What you need to do:
Take the records below from their first line to the line with "The string w", and restate those lines word for word.

Saved entries
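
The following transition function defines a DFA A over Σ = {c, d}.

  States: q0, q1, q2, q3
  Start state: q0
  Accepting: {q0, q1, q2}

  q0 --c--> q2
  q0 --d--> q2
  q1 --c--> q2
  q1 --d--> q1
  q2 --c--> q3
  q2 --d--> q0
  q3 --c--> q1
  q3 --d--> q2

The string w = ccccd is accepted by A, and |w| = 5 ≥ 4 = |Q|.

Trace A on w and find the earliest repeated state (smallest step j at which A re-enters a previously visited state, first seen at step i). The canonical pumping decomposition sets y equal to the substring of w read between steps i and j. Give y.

Run of A on w = c c c c d:
  step 0: q0  (start)
  step 1: q2  (read c: q0→q2)
  step 2: q3  (read c: q2→q3)
  step 3: q1  (read c: q3→q1)
  step 4: q2  (read c: q1→q2)   ← first repeat (q2 seen earlier)
  step 5: q0  (read d: q2→q0)

So i = 1, j = 4, giving x = w[0:1] = c, y = w[1:4] = ccc, z = w[4:5] = d.
Check: |xy| = 4 ≤ 4 and |y| = 3 ≥ 1. Reading y takes A from q2 back to q2, so every xyⁱz is accepted.

ccc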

Exercise result:
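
The following transition function defines a DFA A over Σ = {c, d}.

  States: q0, q1, q2, q3
  Start state: q0
  Accepting: {q0, q1, q2}

  q0 --c--> q2
  q0 --d--> q2
  q1 --c--> q2
  q1 --d--> q1
  q2 --c--> q3
  q2 --d--> q0
  q3 --c--> q1
  q3 --d--> q2

The string w = ccccd is accepted by A, and |w| = 5 ≥ 4 = |Q|.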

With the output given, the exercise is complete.